§ Work item:
From the line with "network | 18 | 103 |" through the line with "No project can be split or taken twice. Additionally, bridge", repeat the entries verbatim, both end lines included, and add nothing.
Top of Given information
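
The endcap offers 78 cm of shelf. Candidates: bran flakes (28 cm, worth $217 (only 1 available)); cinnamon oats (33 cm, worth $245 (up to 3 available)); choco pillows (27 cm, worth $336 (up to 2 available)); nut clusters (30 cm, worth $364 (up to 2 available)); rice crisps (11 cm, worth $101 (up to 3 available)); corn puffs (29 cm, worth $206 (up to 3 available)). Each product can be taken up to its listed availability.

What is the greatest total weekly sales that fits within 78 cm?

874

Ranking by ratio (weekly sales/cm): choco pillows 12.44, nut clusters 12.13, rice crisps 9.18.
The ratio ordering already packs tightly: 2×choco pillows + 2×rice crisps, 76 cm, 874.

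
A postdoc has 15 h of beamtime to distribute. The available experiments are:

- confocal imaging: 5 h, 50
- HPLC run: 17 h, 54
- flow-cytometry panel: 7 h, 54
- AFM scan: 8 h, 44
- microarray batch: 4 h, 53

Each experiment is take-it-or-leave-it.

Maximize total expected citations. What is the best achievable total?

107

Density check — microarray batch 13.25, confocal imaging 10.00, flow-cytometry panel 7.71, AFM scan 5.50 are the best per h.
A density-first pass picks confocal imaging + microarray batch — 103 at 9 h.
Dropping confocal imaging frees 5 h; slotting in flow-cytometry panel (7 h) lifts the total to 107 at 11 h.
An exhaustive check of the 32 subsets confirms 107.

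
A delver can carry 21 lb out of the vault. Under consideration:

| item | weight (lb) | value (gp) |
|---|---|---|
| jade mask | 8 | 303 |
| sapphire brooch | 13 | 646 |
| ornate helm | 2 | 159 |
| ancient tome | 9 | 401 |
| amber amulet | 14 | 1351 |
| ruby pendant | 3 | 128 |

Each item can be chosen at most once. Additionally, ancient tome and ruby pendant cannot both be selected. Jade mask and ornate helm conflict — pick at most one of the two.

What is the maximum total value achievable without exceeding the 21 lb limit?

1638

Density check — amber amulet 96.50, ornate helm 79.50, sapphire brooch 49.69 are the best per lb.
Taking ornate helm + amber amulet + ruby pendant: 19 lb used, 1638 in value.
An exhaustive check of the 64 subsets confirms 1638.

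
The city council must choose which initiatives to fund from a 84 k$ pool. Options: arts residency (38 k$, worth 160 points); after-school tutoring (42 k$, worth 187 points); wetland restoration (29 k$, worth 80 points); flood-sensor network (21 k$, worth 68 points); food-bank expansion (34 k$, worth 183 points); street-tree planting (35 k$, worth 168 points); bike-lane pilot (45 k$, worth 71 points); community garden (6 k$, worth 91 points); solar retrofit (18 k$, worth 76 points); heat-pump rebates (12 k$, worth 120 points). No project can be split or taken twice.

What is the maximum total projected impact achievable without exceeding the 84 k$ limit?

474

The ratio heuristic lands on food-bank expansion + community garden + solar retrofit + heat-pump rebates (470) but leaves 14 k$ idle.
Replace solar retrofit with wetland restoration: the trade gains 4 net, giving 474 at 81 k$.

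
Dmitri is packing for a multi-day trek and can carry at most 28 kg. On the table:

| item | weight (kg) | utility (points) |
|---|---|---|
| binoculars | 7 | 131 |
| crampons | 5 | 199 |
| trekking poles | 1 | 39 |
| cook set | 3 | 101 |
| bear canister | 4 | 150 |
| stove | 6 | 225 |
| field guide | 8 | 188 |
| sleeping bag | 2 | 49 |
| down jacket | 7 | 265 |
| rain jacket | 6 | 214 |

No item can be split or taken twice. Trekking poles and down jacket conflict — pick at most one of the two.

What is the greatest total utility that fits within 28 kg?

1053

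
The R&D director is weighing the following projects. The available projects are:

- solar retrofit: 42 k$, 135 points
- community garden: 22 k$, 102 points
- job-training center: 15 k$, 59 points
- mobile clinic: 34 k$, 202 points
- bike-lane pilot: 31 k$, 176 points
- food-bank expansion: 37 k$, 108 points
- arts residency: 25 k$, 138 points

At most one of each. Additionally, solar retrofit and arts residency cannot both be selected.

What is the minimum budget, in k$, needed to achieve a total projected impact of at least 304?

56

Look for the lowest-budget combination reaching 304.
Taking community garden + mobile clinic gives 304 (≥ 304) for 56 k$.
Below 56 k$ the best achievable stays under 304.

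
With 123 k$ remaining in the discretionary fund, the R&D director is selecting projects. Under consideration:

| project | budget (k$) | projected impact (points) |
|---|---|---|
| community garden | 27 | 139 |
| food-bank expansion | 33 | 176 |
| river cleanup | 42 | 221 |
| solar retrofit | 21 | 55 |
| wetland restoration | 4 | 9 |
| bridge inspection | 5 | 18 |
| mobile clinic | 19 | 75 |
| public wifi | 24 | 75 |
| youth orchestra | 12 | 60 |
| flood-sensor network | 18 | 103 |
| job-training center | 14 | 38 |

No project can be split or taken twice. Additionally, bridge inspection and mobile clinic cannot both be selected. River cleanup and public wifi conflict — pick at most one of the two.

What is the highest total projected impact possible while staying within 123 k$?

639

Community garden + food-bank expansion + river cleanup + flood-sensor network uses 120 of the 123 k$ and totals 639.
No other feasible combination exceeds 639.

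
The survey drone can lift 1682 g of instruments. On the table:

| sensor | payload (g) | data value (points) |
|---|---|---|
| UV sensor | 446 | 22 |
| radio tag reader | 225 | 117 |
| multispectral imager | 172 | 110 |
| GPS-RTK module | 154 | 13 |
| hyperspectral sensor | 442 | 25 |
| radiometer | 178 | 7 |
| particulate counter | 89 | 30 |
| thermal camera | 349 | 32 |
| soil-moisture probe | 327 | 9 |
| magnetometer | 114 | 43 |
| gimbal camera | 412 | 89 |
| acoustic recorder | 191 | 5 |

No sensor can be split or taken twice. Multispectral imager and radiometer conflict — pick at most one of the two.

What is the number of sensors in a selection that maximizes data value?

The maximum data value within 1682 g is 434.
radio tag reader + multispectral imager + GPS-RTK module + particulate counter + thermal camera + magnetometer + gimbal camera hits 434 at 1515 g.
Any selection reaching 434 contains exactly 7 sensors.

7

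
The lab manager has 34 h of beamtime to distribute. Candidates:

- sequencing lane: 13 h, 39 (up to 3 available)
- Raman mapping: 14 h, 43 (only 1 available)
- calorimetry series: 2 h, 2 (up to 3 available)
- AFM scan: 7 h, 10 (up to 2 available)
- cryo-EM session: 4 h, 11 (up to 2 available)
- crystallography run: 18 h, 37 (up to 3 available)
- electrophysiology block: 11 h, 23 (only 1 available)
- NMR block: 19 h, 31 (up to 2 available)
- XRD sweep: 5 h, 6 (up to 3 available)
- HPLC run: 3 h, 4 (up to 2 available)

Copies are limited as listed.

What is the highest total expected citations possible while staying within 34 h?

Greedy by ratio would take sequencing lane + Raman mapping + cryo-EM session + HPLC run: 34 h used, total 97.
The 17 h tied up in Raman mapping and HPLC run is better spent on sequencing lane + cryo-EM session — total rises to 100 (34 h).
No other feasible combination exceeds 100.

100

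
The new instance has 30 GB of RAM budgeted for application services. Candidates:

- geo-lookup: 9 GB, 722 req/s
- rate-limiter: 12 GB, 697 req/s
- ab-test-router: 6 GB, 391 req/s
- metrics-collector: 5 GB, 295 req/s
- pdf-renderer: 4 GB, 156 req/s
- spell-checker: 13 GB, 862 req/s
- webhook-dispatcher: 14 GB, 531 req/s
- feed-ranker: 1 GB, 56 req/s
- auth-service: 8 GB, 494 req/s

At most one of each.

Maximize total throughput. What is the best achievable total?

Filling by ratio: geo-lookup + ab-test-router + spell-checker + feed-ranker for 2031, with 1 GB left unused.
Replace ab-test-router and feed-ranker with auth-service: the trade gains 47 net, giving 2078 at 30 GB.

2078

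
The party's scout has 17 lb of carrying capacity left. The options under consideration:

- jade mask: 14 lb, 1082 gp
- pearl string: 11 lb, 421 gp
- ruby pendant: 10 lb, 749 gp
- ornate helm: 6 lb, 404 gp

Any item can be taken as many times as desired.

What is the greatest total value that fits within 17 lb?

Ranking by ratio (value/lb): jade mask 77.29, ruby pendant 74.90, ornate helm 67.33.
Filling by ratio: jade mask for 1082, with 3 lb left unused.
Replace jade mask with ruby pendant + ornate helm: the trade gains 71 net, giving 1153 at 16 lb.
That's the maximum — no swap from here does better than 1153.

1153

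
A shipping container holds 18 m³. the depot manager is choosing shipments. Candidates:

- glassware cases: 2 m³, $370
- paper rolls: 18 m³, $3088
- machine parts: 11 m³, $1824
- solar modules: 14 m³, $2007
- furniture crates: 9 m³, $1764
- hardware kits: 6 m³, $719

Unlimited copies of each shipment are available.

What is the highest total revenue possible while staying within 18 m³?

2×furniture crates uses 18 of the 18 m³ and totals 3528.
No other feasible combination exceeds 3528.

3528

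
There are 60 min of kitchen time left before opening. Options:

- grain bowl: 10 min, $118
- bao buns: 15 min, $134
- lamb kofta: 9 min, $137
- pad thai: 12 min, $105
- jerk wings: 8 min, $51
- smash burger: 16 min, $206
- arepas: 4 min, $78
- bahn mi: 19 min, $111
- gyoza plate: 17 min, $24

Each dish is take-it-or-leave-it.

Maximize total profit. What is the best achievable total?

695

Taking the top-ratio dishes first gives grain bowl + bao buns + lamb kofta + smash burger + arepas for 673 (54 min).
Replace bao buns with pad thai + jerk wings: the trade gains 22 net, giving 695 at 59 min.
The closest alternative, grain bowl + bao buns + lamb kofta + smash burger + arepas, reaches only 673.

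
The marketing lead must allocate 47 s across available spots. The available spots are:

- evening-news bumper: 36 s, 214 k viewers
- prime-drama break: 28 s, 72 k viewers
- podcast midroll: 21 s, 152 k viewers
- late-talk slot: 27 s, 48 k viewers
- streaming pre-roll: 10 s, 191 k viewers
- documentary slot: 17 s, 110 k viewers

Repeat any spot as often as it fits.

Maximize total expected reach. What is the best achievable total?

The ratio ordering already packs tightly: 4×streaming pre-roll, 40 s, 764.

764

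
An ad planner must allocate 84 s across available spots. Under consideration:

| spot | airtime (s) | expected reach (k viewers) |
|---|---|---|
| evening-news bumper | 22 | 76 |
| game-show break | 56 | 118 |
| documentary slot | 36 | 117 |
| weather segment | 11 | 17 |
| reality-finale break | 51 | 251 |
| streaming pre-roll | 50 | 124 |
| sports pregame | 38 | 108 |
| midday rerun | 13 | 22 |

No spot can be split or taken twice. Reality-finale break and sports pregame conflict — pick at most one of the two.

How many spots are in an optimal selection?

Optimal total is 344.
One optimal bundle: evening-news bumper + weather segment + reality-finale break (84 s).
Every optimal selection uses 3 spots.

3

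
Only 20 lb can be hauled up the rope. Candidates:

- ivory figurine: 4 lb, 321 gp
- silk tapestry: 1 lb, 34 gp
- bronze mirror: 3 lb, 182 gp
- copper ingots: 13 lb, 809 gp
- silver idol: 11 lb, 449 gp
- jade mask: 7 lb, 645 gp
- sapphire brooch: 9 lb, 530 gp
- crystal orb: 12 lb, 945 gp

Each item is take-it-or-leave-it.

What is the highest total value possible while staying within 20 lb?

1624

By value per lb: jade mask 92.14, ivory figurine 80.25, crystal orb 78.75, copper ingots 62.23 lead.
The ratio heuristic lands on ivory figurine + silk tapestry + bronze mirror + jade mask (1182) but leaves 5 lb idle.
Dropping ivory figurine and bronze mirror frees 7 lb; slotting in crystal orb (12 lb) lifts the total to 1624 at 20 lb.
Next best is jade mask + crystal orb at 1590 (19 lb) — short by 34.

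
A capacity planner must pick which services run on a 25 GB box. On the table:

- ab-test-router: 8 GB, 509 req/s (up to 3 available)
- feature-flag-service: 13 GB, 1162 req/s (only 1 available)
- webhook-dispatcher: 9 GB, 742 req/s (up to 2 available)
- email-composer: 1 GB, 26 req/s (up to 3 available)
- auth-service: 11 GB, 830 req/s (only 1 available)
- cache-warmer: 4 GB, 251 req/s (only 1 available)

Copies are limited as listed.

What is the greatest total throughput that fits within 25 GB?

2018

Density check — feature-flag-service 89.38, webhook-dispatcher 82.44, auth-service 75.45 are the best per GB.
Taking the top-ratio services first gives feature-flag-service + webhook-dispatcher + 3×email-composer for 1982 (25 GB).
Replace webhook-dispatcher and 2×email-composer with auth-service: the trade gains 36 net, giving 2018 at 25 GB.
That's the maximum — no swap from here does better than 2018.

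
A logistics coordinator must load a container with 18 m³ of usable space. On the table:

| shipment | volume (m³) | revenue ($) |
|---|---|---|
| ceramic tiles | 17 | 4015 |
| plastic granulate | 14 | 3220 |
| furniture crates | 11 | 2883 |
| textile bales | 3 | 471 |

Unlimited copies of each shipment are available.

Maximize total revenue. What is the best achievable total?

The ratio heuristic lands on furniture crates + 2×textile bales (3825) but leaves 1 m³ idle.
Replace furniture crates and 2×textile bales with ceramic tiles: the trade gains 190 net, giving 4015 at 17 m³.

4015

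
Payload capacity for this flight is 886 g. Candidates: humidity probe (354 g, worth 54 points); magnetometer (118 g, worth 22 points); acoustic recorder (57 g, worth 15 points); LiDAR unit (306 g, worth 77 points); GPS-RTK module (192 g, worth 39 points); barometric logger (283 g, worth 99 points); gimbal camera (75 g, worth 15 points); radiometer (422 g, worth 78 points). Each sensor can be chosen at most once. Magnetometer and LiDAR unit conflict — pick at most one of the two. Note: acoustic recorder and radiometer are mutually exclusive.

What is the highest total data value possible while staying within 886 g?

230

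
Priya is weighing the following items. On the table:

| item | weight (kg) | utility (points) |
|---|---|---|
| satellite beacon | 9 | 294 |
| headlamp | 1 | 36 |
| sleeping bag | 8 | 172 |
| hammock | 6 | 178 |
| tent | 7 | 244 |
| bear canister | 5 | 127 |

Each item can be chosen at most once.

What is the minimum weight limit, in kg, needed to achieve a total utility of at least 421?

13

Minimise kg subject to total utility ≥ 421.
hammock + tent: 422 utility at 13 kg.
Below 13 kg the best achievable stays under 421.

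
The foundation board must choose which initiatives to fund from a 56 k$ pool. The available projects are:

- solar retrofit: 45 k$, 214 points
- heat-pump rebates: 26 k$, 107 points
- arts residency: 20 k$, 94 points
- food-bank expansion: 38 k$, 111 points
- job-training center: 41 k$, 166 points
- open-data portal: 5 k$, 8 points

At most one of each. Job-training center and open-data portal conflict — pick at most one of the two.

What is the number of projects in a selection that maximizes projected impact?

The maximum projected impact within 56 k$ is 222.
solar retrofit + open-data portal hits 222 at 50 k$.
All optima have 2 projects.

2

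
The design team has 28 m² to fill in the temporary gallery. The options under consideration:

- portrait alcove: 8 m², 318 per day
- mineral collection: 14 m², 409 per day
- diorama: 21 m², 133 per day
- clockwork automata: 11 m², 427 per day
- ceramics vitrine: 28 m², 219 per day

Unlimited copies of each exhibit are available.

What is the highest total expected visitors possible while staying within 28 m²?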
Bottom of Given information
§ Completed task:
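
| flood-sensor network | 18 | 103 |
| job-training center | 14 | 38 |

No project can be split or taken twice. Additionally, bridge inspection and mobile clinic cannot both be selected. River cleanup and public wifi conflict — pick at most one of the two.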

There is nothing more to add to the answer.